Your objective:
Write out the entries below exactly. End with the line that contains "1. Face U, position 3".

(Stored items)
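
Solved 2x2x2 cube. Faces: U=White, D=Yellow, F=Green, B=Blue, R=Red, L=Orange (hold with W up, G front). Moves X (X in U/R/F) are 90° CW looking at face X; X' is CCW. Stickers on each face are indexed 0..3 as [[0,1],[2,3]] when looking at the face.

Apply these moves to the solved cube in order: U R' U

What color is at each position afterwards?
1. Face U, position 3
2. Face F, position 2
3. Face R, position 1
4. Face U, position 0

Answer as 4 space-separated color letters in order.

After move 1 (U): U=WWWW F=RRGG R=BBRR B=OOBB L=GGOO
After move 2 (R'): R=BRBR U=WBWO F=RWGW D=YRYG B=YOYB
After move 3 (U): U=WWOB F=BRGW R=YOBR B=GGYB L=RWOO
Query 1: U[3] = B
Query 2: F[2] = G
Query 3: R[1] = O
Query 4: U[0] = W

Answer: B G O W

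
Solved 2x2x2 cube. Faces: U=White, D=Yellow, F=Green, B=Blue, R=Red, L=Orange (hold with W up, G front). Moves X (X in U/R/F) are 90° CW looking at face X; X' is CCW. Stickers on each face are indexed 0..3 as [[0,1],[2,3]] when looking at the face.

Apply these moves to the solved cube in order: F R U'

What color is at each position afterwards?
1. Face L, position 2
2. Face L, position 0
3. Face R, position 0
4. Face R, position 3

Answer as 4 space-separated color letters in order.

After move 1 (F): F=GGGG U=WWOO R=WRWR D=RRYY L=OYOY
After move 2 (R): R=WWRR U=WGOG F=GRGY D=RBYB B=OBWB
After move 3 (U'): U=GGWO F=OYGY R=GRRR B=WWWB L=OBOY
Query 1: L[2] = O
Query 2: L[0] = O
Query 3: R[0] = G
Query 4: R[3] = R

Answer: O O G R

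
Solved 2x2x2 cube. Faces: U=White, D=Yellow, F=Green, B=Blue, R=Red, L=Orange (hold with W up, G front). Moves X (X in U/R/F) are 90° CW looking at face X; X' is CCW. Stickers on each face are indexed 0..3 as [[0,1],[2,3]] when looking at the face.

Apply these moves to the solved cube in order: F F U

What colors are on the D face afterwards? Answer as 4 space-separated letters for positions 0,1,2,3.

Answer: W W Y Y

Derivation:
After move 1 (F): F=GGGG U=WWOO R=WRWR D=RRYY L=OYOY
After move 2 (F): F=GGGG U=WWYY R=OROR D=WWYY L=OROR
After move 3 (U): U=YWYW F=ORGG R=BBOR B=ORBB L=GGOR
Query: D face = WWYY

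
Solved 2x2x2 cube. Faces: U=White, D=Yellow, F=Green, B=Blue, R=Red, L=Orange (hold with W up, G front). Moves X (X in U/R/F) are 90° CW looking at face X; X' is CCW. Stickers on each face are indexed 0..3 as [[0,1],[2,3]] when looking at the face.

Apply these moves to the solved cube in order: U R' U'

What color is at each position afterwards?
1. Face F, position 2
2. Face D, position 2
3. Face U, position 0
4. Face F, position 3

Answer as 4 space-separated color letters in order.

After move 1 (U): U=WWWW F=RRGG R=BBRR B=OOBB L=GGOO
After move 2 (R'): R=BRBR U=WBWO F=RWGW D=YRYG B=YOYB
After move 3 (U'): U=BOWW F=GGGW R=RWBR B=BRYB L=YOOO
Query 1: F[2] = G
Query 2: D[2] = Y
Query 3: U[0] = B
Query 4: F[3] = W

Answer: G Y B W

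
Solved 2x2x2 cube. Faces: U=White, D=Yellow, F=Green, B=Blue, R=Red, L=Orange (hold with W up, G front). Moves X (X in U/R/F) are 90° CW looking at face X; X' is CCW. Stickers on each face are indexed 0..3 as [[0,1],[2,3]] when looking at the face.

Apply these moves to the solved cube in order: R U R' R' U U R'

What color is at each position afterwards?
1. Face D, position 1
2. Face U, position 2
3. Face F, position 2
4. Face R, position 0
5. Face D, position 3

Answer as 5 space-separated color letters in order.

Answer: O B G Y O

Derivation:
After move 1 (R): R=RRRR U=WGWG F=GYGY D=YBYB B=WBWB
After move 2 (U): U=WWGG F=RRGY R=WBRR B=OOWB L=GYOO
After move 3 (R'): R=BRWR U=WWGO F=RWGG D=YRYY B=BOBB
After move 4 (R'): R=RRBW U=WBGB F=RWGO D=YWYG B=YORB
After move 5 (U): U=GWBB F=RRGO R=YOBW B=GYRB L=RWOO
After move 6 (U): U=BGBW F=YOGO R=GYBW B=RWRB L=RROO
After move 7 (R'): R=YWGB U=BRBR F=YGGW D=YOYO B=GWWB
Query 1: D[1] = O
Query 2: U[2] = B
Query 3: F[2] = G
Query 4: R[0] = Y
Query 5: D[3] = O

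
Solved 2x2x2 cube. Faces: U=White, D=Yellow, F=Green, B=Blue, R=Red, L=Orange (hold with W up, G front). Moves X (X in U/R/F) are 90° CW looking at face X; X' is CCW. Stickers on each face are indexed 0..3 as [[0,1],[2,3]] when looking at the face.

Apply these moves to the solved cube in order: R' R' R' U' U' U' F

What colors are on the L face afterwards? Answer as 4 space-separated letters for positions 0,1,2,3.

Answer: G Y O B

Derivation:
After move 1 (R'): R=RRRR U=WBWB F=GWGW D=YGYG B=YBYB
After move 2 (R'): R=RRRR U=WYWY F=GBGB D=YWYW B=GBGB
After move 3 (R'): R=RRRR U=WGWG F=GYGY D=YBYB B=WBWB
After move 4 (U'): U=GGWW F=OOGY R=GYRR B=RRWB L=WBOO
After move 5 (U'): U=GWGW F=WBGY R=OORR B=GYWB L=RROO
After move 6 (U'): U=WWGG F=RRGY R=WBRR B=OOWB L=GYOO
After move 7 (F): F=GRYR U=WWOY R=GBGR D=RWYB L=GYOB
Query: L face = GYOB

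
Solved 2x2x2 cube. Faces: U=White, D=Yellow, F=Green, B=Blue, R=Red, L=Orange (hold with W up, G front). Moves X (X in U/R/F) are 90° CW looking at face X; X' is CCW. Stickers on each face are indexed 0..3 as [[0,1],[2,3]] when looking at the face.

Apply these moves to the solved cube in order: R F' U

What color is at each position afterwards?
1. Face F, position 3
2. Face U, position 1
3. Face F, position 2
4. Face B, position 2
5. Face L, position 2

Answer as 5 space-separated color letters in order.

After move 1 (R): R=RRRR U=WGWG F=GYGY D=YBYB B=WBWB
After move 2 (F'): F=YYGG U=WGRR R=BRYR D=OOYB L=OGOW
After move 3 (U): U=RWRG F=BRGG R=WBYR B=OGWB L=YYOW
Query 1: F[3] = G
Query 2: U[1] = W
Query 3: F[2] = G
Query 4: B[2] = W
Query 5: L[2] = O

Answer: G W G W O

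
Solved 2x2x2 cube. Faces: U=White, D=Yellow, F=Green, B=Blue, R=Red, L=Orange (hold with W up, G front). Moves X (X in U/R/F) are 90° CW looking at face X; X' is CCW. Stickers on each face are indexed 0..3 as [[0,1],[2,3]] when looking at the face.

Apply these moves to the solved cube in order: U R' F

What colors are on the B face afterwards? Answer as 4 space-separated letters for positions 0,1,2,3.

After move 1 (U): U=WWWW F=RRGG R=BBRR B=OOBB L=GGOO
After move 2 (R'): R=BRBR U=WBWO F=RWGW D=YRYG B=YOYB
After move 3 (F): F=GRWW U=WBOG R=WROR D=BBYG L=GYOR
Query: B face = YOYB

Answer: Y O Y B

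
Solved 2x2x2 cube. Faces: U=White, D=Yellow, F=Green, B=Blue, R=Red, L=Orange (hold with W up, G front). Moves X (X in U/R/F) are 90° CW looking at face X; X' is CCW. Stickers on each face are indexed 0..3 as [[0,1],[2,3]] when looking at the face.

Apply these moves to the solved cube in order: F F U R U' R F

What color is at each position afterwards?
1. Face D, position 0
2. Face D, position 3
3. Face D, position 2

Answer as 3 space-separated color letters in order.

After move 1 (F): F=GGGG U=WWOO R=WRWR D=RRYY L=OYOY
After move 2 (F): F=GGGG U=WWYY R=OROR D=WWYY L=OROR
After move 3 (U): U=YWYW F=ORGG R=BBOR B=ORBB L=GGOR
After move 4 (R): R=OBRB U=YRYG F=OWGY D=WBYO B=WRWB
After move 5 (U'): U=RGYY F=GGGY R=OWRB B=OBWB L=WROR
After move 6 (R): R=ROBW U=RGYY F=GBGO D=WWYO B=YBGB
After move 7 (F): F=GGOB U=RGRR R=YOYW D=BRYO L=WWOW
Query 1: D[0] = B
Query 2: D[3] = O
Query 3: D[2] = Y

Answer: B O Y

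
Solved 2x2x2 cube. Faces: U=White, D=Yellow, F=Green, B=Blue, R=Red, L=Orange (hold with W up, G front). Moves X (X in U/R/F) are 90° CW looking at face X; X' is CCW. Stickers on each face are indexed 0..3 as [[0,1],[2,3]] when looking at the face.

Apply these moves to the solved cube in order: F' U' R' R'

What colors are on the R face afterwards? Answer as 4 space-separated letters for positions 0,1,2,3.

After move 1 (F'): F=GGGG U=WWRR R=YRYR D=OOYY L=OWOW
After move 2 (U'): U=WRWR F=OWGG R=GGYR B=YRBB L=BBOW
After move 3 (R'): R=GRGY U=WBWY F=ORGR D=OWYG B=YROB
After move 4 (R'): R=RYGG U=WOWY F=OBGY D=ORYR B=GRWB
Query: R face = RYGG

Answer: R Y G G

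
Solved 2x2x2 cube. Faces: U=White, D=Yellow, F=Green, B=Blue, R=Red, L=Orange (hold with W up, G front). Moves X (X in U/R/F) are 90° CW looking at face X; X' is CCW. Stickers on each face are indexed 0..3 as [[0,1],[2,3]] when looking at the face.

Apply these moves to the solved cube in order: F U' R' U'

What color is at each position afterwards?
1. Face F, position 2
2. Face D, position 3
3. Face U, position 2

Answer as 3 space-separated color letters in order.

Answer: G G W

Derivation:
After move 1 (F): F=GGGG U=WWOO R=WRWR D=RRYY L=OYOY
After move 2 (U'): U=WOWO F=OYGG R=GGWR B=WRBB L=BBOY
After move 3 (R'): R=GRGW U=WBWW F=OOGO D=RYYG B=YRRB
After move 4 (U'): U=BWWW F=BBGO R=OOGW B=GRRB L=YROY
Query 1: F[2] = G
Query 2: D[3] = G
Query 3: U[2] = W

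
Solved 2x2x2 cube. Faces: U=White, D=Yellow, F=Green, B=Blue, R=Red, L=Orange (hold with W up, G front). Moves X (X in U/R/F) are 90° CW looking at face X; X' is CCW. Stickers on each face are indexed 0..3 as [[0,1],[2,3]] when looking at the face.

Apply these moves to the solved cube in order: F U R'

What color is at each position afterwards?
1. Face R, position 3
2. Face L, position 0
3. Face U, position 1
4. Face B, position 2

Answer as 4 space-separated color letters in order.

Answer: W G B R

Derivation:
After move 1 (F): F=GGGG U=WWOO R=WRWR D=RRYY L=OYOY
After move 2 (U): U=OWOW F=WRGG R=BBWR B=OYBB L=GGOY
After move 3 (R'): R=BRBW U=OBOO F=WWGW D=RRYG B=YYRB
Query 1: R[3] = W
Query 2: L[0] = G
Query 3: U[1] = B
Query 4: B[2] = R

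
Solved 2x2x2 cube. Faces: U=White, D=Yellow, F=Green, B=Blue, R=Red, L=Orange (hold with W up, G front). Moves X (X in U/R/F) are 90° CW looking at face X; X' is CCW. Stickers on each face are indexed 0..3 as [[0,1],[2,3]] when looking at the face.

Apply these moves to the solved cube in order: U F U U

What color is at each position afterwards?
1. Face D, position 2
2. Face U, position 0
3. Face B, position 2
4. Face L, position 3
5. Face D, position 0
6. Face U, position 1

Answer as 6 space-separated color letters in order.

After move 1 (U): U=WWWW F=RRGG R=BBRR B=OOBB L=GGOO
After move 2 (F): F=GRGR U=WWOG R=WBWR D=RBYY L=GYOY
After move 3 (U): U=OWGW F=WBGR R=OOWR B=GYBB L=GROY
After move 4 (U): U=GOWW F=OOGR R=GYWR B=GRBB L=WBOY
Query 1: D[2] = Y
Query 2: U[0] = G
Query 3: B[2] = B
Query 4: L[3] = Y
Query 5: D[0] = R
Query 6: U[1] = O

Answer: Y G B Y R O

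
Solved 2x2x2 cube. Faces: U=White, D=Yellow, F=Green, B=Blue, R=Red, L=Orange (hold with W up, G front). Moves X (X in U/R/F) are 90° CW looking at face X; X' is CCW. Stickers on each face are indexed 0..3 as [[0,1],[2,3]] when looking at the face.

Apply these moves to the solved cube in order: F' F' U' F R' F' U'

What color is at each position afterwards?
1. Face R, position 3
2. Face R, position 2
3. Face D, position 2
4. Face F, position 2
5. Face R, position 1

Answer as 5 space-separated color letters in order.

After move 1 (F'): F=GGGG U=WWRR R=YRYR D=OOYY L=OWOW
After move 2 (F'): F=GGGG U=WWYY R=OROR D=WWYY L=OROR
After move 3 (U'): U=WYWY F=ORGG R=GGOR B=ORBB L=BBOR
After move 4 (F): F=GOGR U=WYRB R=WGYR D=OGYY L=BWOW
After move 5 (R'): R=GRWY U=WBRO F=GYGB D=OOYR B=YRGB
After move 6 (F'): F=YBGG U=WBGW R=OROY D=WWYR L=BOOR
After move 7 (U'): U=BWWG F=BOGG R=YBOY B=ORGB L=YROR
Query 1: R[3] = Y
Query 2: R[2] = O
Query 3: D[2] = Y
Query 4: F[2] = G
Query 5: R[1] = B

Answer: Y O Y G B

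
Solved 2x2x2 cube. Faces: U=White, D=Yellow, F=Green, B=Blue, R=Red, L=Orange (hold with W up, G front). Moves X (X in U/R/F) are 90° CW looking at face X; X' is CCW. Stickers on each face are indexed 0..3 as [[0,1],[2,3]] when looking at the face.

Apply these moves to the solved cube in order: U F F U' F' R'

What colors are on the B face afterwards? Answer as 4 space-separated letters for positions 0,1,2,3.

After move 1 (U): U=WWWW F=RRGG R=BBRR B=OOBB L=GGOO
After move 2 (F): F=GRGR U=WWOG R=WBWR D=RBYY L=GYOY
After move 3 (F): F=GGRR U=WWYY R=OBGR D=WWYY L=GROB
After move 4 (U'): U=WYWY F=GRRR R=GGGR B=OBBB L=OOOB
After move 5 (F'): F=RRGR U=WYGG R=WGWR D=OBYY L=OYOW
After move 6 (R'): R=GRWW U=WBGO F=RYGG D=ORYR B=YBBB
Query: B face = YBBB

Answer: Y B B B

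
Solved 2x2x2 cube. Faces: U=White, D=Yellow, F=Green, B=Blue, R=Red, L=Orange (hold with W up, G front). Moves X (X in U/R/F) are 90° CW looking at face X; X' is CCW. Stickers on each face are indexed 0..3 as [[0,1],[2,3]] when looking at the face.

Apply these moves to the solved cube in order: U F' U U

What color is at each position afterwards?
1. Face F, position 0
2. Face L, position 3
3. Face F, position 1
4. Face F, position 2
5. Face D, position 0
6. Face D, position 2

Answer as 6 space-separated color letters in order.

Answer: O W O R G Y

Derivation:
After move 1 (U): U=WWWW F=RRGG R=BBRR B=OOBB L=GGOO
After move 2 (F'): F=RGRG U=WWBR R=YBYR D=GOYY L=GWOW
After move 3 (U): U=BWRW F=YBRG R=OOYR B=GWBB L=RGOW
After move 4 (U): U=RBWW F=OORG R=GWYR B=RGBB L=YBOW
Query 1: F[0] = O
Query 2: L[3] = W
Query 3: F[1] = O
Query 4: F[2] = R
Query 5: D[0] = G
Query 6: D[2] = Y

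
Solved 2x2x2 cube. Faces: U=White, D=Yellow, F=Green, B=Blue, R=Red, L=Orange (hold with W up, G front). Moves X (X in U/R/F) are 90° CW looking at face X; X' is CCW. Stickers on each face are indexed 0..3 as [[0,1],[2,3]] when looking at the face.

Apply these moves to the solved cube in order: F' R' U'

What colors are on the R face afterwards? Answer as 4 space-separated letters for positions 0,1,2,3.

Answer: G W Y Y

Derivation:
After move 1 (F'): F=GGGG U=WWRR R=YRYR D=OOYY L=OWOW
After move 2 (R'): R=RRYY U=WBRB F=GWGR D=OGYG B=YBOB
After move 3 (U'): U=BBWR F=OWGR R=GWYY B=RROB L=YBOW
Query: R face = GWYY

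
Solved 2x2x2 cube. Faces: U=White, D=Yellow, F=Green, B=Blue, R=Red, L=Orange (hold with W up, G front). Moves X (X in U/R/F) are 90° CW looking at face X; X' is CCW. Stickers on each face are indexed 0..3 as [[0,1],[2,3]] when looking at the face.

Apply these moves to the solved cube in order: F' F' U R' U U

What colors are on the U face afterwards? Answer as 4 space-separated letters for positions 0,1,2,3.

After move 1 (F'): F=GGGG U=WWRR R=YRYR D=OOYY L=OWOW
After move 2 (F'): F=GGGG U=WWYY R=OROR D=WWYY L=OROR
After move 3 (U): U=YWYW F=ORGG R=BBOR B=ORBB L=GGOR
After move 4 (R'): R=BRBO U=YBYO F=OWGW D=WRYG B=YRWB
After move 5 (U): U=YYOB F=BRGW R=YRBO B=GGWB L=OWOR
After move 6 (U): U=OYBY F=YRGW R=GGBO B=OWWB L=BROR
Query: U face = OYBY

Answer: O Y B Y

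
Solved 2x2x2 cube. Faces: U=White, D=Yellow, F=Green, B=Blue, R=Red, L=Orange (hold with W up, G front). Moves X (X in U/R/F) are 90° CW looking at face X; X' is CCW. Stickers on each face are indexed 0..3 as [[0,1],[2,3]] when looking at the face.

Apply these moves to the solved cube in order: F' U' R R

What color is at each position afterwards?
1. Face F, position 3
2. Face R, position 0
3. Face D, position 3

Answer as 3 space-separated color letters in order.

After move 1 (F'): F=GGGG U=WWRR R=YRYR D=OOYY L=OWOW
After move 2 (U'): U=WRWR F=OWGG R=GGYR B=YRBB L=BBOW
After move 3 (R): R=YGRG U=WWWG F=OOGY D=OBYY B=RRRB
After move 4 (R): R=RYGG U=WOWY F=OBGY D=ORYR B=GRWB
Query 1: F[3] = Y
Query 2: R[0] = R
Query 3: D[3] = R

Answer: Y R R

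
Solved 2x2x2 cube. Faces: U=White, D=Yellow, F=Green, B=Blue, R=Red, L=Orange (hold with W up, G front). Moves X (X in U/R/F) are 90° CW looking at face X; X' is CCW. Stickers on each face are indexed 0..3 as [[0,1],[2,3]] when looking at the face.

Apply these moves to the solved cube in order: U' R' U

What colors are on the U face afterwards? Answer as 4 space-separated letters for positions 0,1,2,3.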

Response:
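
Solved 2x2x2 cube. Faces: U=White, D=Yellow, F=Green, B=Blue, R=Red, L=Orange (hold with W up, G front). Moves X (X in U/R/F) are 90° CW looking at face X; X' is CCW. Stickers on each face are indexed 0..3 as [[0,1],[2,3]] when looking at the face.

Apply these moves to the solved cube in order: U R' U

What color is at each position afterwards?
1. Face U, position 3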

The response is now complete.